### [Recorded information]
((
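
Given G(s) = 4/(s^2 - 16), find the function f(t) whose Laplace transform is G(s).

f(t) = sinh(4*t)

Since L{sinh(4t)} = 4/(s^2 - 16), the inverse is sinh(4*t).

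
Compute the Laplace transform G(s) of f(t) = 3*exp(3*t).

L{3} = 3/s.
By the first shifting theorem, multiplying by e^(3t) replaces s with s - 3.

G(s) = 3/(s - 3)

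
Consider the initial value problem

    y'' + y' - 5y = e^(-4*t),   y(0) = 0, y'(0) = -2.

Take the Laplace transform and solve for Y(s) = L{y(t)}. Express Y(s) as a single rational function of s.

Transform both sides with L{·}.
With L{y''} = s^2 Y - s·y(0) - y'(0) and L{y'} = sY - y(0), with y(0) = 0, y'(0) = -2: the LHS transforms to (s^2 + s - 5)Y - (-2).
The right side is L{e^(-4*t)} = 1/(s + 4).
So (s^2 + s - 5)Y = 1/(s + 4) + (-2).
Divide through and combine into a single rational function.

Y(s) = (-2*s - 7)/(s^3 + 5*s^2 - s - 20)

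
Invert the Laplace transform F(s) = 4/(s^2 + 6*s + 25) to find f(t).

f(t) = exp(-3*t)*sin(4*t)

Rewrite the denominator: s^2 + 6*s + 25 = (s + 3)^2 + 16.
The form in (s + 3) signals a first-shifting-theorem factor e^(-3t).
Since L{sin(4t)} = 4/(s^2 + 16), the inverse is e^(-3*t)*sin(4*t).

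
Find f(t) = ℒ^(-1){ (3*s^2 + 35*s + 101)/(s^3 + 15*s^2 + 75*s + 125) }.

f(t) = t^2*exp(-5*t)/2 + 5*t*exp(-5*t) + 3*exp(-5*t)

Factor the denominator: s^3 + 15*s^2 + 75*s + 125 = (s + 5)^3.
Partial fraction decomposition gives [3/(s + 5)] + [5/(s + 5)^2] + [(s + 5)^(-3)].
Invert each term: 3/(s + 5) ↔ 3e^(-5t); 5/(s + 5)^2 ↔ 5t·e^(-5t); 1/(s + 5)^3 ↔ (1/2)t^2·e^(-5t).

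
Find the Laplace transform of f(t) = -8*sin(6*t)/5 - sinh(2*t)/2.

The transform is linear, so treat each term independently.
(-1/2)·[L{sinh(2t)} = 2/(s^2 - 4)]; (-8/5)·[L{sin(6t)} = 6/(s^2 + 36)].

-48/(5*(s^2 + 36)) - 1/(s^2 - 4)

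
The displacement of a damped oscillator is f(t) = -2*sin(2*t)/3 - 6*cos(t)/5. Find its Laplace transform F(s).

F(s) = -6*s/(5*(s^2 + 1)) - 4/(3*(s^2 + 4))

The transform is linear, so treat each term independently.
(-6/5)·[L{cos(t)} = s/(s^2 + 1)]; (-2/3)·[L{sin(2t)} = 2/(s^2 + 4)].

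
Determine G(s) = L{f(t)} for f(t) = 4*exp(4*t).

G(s) = 4/(s - 4)

L{4} = 4/s.
By the first shifting theorem, multiplying by e^(4t) replaces s with s - 4.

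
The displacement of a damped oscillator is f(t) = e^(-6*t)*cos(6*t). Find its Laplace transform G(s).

L{cos(6t)} = s/(s^2 + 36).
By the first shifting theorem, multiplying by e^(-6t) replaces s with s + 6.

G(s) = (s + 6)/((s + 6)^2 + 36)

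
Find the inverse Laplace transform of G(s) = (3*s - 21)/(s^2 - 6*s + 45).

Complete the square in the denominator: s^2 - 6*s + 45 = (s - 3)^2 + 6^2.
Split the numerator to match: 3*s - 21 = 3·(s - 3) - 2·6.
Invert each term: 3·(s - 3)/((s - 3)^2 + 36) ↔ 3e^(3t)cos(6t); -2·6/((s - 3)^2 + 36) ↔ -2e^(3t)sin(6t).

-2*exp(3*t)*sin(6*t) + 3*exp(3*t)*cos(6*t)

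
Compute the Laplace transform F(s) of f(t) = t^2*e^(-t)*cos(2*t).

F(s) = 2*(s + 1)*(s^2 + 2*s - 11)/(s^2 + 2*s + 5)^3

L{cos(2t)} = s/(s^2 + 4).
Multiplying by e^(-t) shifts s → s + 1, so L{e^(-t)*cos(2*t)} = (s + 1)/((s + 1)^2 + 4).
Then apply L{t^2·g(t)} = (-1)^2 d^2/ds^2[G(s)] with G(s) = (s + 1)/((s + 1)^2 + 4):
differentiating 2 times and applying the sign gives 2*(s + 1)*(s^2 + 2*s - 11)/(s^2 + 2*s + 5)^3.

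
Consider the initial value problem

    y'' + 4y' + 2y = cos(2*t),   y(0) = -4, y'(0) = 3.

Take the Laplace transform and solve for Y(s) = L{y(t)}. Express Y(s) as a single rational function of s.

Apply the Laplace transform to the equation.
Using L{y''} = s^2 Y - s·y(0) - y'(0) and L{y'} = sY - y(0), with y(0) = -4, y'(0) = 3, the left side becomes (s^2 + 4*s + 2)Y - (-4*s - 13).
The right side is L{cos(2*t)} = s/(s^2 + 4).
So (s^2 + 4*s + 2)Y = s/(s^2 + 4) + (-4*s - 13).
Solve for Y(s) and write it as one ratio of polynomials.

Y(s) = (-4*s^3 - 13*s^2 - 15*s - 52)/(s^4 + 4*s^3 + 6*s^2 + 16*s + 8)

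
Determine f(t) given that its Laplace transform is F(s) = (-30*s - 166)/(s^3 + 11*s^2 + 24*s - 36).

Factor the denominator: s^3 + 11*s^2 + 24*s - 36 = (s - 1)*(s + 6)^2.
Partial fraction decomposition gives [4/(s + 6)] + [-2/(s + 6)^2] + [-4/(s - 1)].
Invert each term: 4/(s + 6) ↔ 4e^(-6t); -2/(s + 6)^2 ↔ -2t·e^(-6t); -4/(s - 1) ↔ -4e^(t).

f(t) = -2*t*exp(-6*t) - 4*exp(t) + 4*exp(-6*t)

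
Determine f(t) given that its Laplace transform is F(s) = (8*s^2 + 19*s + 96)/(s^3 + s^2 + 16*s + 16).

Factor the denominator: s^3 + s^2 + 16*s + 16 = (s + 1)*(s^2 + 16).
Partial fraction decomposition gives [5/(s + 1)] + [3*s/(s^2 + 16)] + [16/(s^2 + 16)].
Invert each term: 5/(s + 1) ↔ 5e^(-t); 3·s/(s^2 + 16) ↔ 3cos(4t); 4·4/(s^2 + 16) ↔ 4sin(4t).

f(t) = 4*sin(4*t) + 3*cos(4*t) + 5*exp(-t)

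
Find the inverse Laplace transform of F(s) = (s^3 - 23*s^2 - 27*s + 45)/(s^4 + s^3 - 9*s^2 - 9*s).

-3*exp(3*t) - 5 + 6*exp(-t) + 3*exp(-3*t)

Factor the denominator: s^4 + s^3 - 9*s^2 - 9*s = s*(s - 3)*(s + 1)*(s + 3).
Partial fraction decomposition gives [-3/(s - 3)] + [-5/s] + [3/(s + 3)] + [6/(s + 1)].
Invert each term: -3/(s - 3) ↔ -3e^(3t); -5/(s - 0) ↔ -5e^(0t); 3/(s + 3) ↔ 3e^(-3t); 6/(s + 1) ↔ 6e^(-t).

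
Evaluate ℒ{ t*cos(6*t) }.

L{cos(6t)} = s/(s^2 + 36).
Then apply L{t·g(t)} = -d/ds[G(s)] with G(s) = s/(s^2 + 36):
differentiating 1 time and applying the sign gives (s - 6)*(s + 6)/(s^2 + 36)^2.

(s - 6)*(s + 6)/(s^2 + 36)^2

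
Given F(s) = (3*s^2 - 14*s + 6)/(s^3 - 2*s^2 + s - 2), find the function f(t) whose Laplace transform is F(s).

f(t) = -2*exp(2*t) - 4*sin(t) + 5*cos(t)

Factor the denominator: s^3 - 2*s^2 + s - 2 = (s - 2)*(s^2 + 1).
Partial fraction decomposition gives [-2/(s - 2)] + [5*s/(s^2 + 1)] + [-4/(s^2 + 1)].
Invert each term: -2/(s - 2) ↔ -2e^(2t); 5·s/(s^2 + 1) ↔ 5cos(t); -4·1/(s^2 + 1) ↔ -4sin(t).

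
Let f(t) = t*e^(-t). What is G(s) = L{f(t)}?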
))
### [Work instruction]
Can you write out the lines above, from the first one through the one containing "y(0) = 0, y'(0) = -2.", exactly as they appear and nothing more?

### [Exercise result]
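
Given G(s) = 4/(s^2 - 16), find the function f(t) whose Laplace transform is G(s).

f(t) = sinh(4*t)

Since L{sinh(4t)} = 4/(s^2 - 16), the inverse is sinh(4*t).

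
Compute the Laplace transform G(s) of f(t) = 3*exp(3*t).

L{3} = 3/s.
By the first shifting theorem, multiplying by e^(3t) replaces s with s - 3.

G(s) = 3/(s - 3)

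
Consider the initial value problem

    y'' + y' - 5y = e^(-4*t),   y(0) = 0, y'(0) = -2.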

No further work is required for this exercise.